◆ **Entries shown**:
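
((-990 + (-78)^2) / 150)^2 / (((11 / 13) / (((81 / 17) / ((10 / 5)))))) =759003453/233750 = 3247.07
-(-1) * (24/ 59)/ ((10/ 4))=48/295 = 0.16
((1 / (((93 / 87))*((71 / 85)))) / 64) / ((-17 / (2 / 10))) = -29/140864 = 0.00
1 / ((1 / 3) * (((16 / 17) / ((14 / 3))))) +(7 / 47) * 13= 6321/376 = 16.81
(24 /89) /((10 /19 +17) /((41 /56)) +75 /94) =585808/53736331 = 0.01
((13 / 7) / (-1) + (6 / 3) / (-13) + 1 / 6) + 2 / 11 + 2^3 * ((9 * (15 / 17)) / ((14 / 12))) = 52.79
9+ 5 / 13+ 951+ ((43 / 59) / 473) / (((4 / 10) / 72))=8105105/8437 = 960.66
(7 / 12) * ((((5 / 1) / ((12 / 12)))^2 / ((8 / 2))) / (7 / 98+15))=1225/5064 = 0.24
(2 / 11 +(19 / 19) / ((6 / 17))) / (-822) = -199/54252 = 0.00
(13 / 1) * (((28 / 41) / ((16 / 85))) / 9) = 7735/1476 = 5.24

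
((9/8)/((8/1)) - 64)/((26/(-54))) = 132.63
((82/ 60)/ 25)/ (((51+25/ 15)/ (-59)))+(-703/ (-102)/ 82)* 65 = 111544999/20648625 = 5.40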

◆ **Task goal**: Output the lines above verbatim and in full.

◆ **Result**:
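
((-990 + (-78)^2) / 150)^2 / (((11 / 13) / (((81 / 17) / ((10 / 5)))))) =759003453/233750 = 3247.07
-(-1) * (24/ 59)/ ((10/ 4))=48/295 = 0.16
((1 / (((93 / 87))*((71 / 85)))) / 64) / ((-17 / (2 / 10))) = -29/140864 = 0.00
1 / ((1 / 3) * (((16 / 17) / ((14 / 3))))) +(7 / 47) * 13= 6321/376 = 16.81
(24 /89) /((10 /19 +17) /((41 /56)) +75 /94) =585808/53736331 = 0.01
((13 / 7) / (-1) + (6 / 3) / (-13) + 1 / 6) + 2 / 11 + 2^3 * ((9 * (15 / 17)) / ((14 / 12))) = 52.79
9+ 5 / 13+ 951+ ((43 / 59) / 473) / (((4 / 10) / 72))=8105105/8437 = 960.66
(7 / 12) * ((((5 / 1) / ((12 / 12)))^2 / ((8 / 2))) / (7 / 98+15))=1225/5064 = 0.24
(2 / 11 +(19 / 19) / ((6 / 17))) / (-822) = -199/54252 = 0.00
(13 / 1) * (((28 / 41) / ((16 / 85))) / 9) = 7735/1476 = 5.24

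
((9/8)/((8/1)) - 64)/((26/(-54))) = 132.63
((82/ 60)/ 25)/ (((51+25/ 15)/ (-59)))+(-703/ (-102)/ 82)* 65 = 111544999/20648625 = 5.40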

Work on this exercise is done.